Extract from the listing each line in which the word "countries" appears.

———

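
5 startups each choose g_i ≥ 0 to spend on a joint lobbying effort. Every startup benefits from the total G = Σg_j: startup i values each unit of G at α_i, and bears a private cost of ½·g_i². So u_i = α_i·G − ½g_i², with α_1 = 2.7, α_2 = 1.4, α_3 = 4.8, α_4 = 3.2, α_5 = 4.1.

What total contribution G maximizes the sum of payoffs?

81

Planner FOC: ∂(Σu_j)/∂g_i = (Σα_j) − g_i = 0, so g_i^SO = Σα_j = 16.2 for every i; G^SO = 81.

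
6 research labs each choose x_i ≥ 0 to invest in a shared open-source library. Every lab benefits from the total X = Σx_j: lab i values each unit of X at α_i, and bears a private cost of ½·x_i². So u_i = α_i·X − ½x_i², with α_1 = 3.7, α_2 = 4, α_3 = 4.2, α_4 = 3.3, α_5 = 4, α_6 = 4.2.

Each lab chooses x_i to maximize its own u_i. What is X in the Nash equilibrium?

23.4

Lab i's FOC: ∂u_i/∂x_i = α_i − x_i = 0, so x_i* = α_i.
NE contributions = (3.7, 4, 4.2, 3.3, 4, 4.2); X = 23.4.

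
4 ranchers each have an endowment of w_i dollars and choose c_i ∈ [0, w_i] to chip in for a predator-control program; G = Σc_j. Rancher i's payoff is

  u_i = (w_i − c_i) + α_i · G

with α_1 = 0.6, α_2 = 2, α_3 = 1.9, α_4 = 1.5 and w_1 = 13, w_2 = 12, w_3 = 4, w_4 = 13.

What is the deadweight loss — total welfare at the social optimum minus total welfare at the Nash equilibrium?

65

∂u_i/∂c_i = α_i − 1, so rancher i contributes w_i if α_i > 1, else 0.
α_i > 1 for i ∈ {2, 3, 4}; NE contributions (0, 12, 4, 13), G = 29.
W^NE = Σw_i − G^NE + (Σα_i)·G^NE = 42 + 5·29 = 187.
Planner: ∂(Σu_j)/∂c_i = Σα_j − 1 = 5 > 0, so everyone contributes w_i; G^SO = 42, W^SO = 42 + 5·42 = 252.
Deadweight loss = 65.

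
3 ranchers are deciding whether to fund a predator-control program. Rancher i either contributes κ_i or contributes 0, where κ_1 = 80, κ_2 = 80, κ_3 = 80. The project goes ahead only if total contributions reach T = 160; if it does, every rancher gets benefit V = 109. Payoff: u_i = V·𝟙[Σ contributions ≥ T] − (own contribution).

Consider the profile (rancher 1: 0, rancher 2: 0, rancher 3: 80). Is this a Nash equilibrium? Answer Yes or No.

Total = 80 < 160: not provided.
Rancher 1 (pledges 0, payoff 0): pledging 80 → total 160, payoff 29. Profitable deviation.

No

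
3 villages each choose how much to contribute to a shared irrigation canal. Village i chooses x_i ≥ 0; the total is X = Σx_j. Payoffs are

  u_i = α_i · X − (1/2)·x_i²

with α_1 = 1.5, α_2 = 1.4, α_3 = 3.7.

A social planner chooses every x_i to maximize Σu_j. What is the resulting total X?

Planner FOC: ∂(Σu_j)/∂x_i = (Σα_j) − x_i = 0, so x_i^SO = Σα_j = 6.6 for every i; X^SO = 19.8.

19.8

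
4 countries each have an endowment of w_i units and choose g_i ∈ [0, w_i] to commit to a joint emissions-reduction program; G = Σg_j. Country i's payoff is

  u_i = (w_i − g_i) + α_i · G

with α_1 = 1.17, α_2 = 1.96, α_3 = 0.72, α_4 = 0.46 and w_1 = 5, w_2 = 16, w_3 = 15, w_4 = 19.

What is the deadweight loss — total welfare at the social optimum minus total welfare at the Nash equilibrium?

112.54

∂u_i/∂g_i = α_i − 1, so country i contributes w_i if α_i > 1, else 0.
α_i > 1 for i ∈ {1, 2}; NE contributions (5, 16, 0, 0), G = 21.
W^NE = Σw_i − G^NE + (Σα_i)·G^NE = 55 + 3.31·21 = 124.51.
Planner: ∂(Σu_j)/∂g_i = Σα_j − 1 = 3.31 > 0, so everyone contributes w_i; G^SO = 55, W^SO = 55 + 3.31·55 = 237.05.
Deadweight loss = 112.54.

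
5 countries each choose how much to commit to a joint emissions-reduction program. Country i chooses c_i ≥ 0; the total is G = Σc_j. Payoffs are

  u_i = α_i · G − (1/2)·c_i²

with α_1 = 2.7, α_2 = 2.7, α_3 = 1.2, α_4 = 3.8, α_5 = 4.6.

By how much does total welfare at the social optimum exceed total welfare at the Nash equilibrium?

363.31

Country i's FOC: ∂u_i/∂c_i = α_i − c_i = 0, so c_i* = α_i.
NE contributions = (2.7, 2.7, 1.2, 3.8, 4.6); G = 15.
W^NE = (Σα)·G − ½Σα_i² = 15² − ½·51.62 = 199.19.
Planner sets c_i = Σα_j = 15 for every i, so G^SO = 5·15 = 75.
W^SO = (Σα)·G^SO − ½·5·(Σα)² = (5/2)·15² = 562.5.
Deadweight loss = W^SO − W^NE = 363.31.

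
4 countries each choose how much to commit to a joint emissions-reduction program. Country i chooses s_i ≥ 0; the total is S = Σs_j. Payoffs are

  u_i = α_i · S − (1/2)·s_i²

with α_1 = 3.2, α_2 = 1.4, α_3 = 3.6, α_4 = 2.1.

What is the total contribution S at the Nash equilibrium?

10.3

Country i's FOC: ∂u_i/∂s_i = α_i − s_i = 0, so s_i* = α_i.
NE contributions = (3.2, 1.4, 3.6, 2.1); S = 10.3.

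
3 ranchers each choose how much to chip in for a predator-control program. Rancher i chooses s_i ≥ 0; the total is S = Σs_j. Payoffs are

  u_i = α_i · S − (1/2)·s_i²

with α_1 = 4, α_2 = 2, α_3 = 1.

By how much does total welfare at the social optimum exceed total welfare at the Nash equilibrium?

35

Rancher i's FOC: ∂u_i/∂s_i = α_i − s_i = 0, so s_i* = α_i.
NE contributions = (4, 2, 1); S = 7.
W^NE = (Σα)·S − ½Σα_i² = 7² − ½·21 = 38.5.
Planner sets s_i = Σα_j = 7 for every i, so S^SO = 3·7 = 21.
W^SO = (Σα)·S^SO − ½·3·(Σα)² = (3/2)·7² = 73.5.
Deadweight loss = W^SO − W^NE = 35.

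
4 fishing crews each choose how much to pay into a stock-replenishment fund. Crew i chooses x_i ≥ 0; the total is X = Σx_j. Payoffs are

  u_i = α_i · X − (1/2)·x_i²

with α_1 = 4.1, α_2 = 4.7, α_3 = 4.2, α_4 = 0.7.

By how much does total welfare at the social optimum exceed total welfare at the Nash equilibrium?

Crew i's FOC: ∂u_i/∂x_i = α_i − x_i = 0, so x_i* = α_i.
NE contributions = (4.1, 4.7, 4.2, 0.7); X = 13.7.
W^NE = (Σα)·X − ½Σα_i² = 13.7² − ½·57.03 = 159.175.
Planner sets x_i = Σα_j = 13.7 for every i, so X^SO = 4·13.7 = 54.8.
W^SO = (Σα)·X^SO − ½·4·(Σα)² = (4/2)·13.7² = 375.38.
Deadweight loss = W^SO − W^NE = 216.205.

216.205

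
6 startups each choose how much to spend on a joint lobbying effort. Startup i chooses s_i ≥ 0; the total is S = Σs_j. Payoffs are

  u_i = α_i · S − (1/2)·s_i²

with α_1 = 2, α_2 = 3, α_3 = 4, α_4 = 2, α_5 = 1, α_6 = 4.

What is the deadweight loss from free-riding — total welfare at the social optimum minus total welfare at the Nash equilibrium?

537

Startup i's FOC: ∂u_i/∂s_i = α_i − s_i = 0, so s_i* = α_i.
NE contributions = (2, 3, 4, 2, 1, 4); S = 16.
W^NE = (Σα)·S − ½Σα_i² = 16² − ½·50 = 231.
Planner sets s_i = Σα_j = 16 for every i, so S^SO = 6·16 = 96.
W^SO = (Σα)·S^SO − ½·6·(Σα)² = (6/2)·16² = 768.
Deadweight loss = W^SO − W^NE = 537.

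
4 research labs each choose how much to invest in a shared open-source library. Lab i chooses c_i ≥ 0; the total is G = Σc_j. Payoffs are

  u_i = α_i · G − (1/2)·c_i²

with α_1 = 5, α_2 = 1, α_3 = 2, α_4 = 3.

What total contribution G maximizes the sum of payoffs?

Planner FOC: ∂(Σu_j)/∂c_i = (Σα_j) − c_i = 0, so c_i^SO = Σα_j = 11 for every i; G^SO = 44.

44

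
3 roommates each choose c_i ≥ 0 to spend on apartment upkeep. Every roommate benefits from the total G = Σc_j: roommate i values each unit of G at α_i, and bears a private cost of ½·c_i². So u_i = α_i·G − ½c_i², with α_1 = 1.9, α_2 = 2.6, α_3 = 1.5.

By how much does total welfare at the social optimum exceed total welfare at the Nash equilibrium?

24.31

Roommate i's FOC: ∂u_i/∂c_i = α_i − c_i = 0, so c_i* = α_i.
NE contributions = (1.9, 2.6, 1.5); G = 6.
W^NE = (Σα)·G − ½Σα_i² = 6² − ½·12.62 = 29.69.
Planner sets c_i = Σα_j = 6 for every i, so G^SO = 3·6 = 18.
W^SO = (Σα)·G^SO − ½·3·(Σα)² = (3/2)·6² = 54.
Deadweight loss = W^SO − W^NE = 24.31.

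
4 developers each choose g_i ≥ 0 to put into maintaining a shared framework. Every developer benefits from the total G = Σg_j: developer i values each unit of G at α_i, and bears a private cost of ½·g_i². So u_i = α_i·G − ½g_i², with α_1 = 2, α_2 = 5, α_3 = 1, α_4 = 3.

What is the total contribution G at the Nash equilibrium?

Developer i's FOC: ∂u_i/∂g_i = α_i − g_i = 0, so g_i* = α_i.
NE contributions = (2, 5, 1, 3); G = 11.

11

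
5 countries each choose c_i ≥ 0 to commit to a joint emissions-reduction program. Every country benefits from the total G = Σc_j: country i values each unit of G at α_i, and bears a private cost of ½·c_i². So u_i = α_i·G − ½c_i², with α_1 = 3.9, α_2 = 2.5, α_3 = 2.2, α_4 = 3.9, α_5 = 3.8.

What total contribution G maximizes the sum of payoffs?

Planner FOC: ∂(Σu_j)/∂c_i = (Σα_j) − c_i = 0, so c_i^SO = Σα_j = 16.3 for every i; G^SO = 81.5.

81.5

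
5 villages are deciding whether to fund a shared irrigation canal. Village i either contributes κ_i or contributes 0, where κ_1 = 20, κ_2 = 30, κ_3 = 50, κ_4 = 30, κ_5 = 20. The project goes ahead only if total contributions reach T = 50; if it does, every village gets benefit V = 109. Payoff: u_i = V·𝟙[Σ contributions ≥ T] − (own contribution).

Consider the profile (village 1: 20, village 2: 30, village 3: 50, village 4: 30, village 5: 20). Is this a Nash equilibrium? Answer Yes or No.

No

Total = 150 ≥ 50: provided.
Village 1 (pledges 20, payoff 89): dropping to 0 → total 130, payoff 109. Profitable deviation.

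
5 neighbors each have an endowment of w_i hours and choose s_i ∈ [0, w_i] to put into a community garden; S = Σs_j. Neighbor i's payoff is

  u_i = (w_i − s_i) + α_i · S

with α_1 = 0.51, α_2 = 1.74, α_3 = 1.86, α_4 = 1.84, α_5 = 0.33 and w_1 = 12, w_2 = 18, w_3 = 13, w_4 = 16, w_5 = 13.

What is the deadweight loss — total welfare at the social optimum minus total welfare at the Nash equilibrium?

132

∂u_i/∂s_i = α_i − 1, so neighbor i contributes w_i if α_i > 1, else 0.
α_i > 1 for i ∈ {2, 3, 4}; NE contributions (0, 18, 13, 16, 0), S = 47.
W^NE = Σw_i − S^NE + (Σα_i)·S^NE = 72 + 5.28·47 = 320.16.
Planner: ∂(Σu_j)/∂s_i = Σα_j − 1 = 5.28 > 0, so everyone contributes w_i; S^SO = 72, W^SO = 72 + 5.28·72 = 452.16.
Deadweight loss = 132.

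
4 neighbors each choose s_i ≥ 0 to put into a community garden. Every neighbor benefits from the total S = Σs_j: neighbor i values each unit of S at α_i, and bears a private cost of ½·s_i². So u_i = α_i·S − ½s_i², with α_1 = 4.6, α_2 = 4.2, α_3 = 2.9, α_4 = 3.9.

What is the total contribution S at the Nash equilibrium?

15.6

Neighbor i's FOC: ∂u_i/∂s_i = α_i − s_i = 0, so s_i* = α_i.
NE contributions = (4.6, 4.2, 2.9, 3.9); S = 15.6.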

———

- [Solution for this exercise]:
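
4 countries each have an endowment of w_i units and choose g_i ∈ [0, w_i] to commit to a joint emissions-reduction program; G = Σg_j. Country i's payoff is
5 countries each choose how much to commit to a joint emissions-reduction program. Country i chooses c_i ≥ 0; the total is G = Σc_j. Payoffs are
4 countries each choose how much to commit to a joint emissions-reduction program. Country i chooses s_i ≥ 0; the total is S = Σs_j. Payoffs are
5 countries each choose c_i ≥ 0 to commit to a joint emissions-reduction program. Every country benefits from the total G = Σc_j: country i values each unit of G at α_i, and bears a private cost of ½·c_i². So u_i = α_i·G − ½c_i², with α_1 = 3.9, α_2 = 2.5, α_3 = 2.2, α_4 = 3.9, α_5 = 3.8.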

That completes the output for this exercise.